[RECORDS TO USE]:
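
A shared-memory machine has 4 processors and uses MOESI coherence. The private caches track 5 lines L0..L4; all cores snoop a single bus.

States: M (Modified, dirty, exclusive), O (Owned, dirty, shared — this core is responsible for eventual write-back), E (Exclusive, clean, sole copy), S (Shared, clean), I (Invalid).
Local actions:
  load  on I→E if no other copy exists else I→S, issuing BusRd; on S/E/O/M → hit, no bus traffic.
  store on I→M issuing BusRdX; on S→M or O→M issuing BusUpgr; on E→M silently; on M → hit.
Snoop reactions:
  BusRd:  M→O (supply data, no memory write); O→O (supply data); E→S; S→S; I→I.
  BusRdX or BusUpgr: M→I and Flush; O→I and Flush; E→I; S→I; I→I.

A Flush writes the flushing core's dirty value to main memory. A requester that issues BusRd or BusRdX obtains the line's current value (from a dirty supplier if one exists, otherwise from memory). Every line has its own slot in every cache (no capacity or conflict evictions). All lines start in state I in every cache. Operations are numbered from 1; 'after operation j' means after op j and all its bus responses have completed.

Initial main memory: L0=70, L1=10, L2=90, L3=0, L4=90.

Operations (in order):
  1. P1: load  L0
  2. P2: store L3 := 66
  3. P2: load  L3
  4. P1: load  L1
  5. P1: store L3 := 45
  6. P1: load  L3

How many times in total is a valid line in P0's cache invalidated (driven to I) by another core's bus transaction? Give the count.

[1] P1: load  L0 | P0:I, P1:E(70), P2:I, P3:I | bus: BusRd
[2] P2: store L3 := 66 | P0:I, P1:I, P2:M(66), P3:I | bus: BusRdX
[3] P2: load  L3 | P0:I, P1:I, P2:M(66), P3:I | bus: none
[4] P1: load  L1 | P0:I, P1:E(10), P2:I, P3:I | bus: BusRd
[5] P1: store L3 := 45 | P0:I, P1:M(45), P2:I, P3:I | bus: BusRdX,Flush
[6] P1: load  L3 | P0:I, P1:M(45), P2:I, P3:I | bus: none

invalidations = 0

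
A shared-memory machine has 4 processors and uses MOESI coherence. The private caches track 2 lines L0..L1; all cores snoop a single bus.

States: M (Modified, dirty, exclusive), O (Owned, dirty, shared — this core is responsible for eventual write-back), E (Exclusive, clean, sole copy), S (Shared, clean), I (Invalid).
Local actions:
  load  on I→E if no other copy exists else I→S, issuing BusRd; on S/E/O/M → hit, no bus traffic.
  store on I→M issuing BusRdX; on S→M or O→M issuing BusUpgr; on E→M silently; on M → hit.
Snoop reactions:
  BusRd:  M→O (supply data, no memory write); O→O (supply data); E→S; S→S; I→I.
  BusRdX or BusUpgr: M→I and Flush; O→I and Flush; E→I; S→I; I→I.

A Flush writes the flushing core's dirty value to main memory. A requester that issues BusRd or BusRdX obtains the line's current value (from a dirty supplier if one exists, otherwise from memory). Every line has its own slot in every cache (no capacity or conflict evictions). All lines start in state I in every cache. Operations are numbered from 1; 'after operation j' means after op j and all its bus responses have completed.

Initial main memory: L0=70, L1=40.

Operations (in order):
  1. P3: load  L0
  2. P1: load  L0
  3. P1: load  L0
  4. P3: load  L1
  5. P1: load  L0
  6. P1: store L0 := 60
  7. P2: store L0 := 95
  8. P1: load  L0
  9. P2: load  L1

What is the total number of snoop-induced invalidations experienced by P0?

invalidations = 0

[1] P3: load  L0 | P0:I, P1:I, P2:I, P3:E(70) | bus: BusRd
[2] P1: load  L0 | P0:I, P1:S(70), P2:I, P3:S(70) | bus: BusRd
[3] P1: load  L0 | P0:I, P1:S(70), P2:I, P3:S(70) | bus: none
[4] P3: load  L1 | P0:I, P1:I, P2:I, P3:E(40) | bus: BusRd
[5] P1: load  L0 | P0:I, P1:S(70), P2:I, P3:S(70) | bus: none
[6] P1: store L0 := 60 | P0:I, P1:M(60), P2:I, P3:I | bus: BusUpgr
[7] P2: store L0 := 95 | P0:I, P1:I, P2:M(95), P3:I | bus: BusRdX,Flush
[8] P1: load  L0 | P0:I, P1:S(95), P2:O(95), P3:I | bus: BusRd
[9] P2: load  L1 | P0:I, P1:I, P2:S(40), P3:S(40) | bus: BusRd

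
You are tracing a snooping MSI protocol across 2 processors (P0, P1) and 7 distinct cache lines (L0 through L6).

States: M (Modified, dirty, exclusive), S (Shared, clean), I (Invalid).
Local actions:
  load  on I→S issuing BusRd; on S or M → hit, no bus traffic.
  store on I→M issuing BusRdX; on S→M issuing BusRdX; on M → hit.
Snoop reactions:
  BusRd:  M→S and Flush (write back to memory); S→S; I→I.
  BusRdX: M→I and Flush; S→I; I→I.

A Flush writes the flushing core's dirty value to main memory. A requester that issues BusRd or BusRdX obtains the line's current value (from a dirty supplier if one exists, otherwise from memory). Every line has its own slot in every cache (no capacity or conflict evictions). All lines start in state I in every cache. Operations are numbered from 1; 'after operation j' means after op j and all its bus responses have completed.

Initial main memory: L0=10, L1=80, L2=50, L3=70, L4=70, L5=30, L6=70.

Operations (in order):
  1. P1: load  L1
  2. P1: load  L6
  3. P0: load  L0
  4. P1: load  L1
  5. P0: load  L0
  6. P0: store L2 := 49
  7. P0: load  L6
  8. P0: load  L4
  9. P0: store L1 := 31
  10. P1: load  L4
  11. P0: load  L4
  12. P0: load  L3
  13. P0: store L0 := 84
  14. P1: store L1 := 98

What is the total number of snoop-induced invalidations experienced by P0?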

[WHAT THE TASK REQUIRES]: Each line from the one containing "6. P0: store L2 := 49" to the last line above must be returned exactly, and no line outside that range.

[SOLUTION]:
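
  6. P0: store L2 := 49
  7. P0: load  L6
  8. P0: load  L4
  9. P0: store L1 := 31
  10. P1: load  L4
  11. P0: load  L4
  12. P0: load  L3
  13. P0: store L0 := 84
  14. P1: store L1 := 98

What is the total number of snoop-induced invalidations experienced by P0?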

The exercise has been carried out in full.